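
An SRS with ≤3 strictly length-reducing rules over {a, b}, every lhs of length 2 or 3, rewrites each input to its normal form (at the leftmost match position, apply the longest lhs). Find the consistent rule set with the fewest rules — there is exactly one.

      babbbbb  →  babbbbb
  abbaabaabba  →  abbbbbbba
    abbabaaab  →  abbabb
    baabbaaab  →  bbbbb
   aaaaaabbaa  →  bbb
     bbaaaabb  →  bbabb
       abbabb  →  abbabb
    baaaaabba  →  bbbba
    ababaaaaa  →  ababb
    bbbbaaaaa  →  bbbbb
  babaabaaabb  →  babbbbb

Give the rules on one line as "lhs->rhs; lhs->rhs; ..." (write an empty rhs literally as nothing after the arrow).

  | babbbbb
  | abbaabaabba => abbbbaabba => abbbbbbba
  | abbabaaab => abbabb
  | baabbaaab => bbbbaaab => bbbbb

aa->b; aaa->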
·····
> _Brief_
Each line of the data must be copied exactly as it appears.

> _Expected answer_
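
An SRS with ≤3 strictly length-reducing rules over {a, b}, every lhs of length 2 or 3, rewrites each input to its normal form (at the leftmost match position, apply the longest lhs). Find the consistent rule set with the fewest rules — there is exactly one.

      babbbbb  →  babbbbb
  abbaabaabba  →  abbbbbbba
    abbabaaab  →  abbabb
    baabbaaab  →  bbbbb
   aaaaaabbaa  →  bbb
     bbaaaabb  →  bbabb
       abbabb  →  abbabb
    baaaaabba  →  bbbba
    ababaaaaa  →  ababb
    bbbbaaaaa  →  bbbbb
  babaabaaabb  →  babbbbb

Give the rules on one line as "lhs->rhs; lhs->rhs; ..." (write an empty rhs literally as nothing after the arrow).

  | babbbbb
  | abbaabaabba => abbbbaabba => abbbbbbba
  | abbabaaab => abbabb
  | baabbaaab => bbbbaaab => bbbbb

aa->b; aaa->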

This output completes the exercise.